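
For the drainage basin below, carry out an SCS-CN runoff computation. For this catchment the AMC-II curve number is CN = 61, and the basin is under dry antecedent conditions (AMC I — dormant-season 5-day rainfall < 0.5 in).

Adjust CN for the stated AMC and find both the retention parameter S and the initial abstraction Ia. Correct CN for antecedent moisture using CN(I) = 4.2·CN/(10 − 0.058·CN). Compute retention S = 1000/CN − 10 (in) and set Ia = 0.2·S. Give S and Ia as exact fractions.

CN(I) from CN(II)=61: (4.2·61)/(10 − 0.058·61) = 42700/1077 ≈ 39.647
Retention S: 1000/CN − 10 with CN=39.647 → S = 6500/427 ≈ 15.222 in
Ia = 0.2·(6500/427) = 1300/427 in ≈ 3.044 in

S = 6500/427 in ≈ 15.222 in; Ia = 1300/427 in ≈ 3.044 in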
--
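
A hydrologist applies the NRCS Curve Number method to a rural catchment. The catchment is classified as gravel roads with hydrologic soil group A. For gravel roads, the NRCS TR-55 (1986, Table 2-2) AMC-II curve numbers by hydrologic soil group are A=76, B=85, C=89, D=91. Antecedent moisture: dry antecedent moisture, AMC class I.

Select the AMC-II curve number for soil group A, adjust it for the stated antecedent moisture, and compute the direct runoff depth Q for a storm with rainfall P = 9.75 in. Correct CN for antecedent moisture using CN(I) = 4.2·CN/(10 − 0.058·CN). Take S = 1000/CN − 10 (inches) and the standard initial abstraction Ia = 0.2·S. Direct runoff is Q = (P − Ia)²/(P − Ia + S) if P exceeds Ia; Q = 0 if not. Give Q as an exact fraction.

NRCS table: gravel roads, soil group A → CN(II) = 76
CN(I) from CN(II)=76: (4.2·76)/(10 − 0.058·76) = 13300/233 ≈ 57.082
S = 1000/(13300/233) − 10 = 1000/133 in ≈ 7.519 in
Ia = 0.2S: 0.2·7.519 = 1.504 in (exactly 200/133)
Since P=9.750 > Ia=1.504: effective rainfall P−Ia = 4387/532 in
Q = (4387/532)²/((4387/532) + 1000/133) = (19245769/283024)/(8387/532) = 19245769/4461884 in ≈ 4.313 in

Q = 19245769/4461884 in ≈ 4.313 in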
---
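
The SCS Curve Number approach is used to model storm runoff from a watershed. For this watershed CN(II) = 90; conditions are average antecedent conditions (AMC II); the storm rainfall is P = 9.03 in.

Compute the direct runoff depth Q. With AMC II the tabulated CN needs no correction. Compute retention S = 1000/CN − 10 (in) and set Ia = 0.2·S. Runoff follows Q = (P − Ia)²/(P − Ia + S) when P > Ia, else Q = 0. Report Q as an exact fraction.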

Exercise instructions
Only lines of the data holding the word "this" go in the answer. Please copy each of them.

Response
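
For the drainage basin below, carry out an SCS-CN runoff computation. For this catchment the AMC-II curve number is CN = 61, and the basin is under dry antecedent conditions (AMC I — dormant-season 5-day rainfall < 0.5 in).
The SCS Curve Number approach is used to model storm runoff from a watershed. For this watershed CN(II) = 90; conditions are average antecedent conditions (AMC II); the storm rainfall is P = 9.03 in.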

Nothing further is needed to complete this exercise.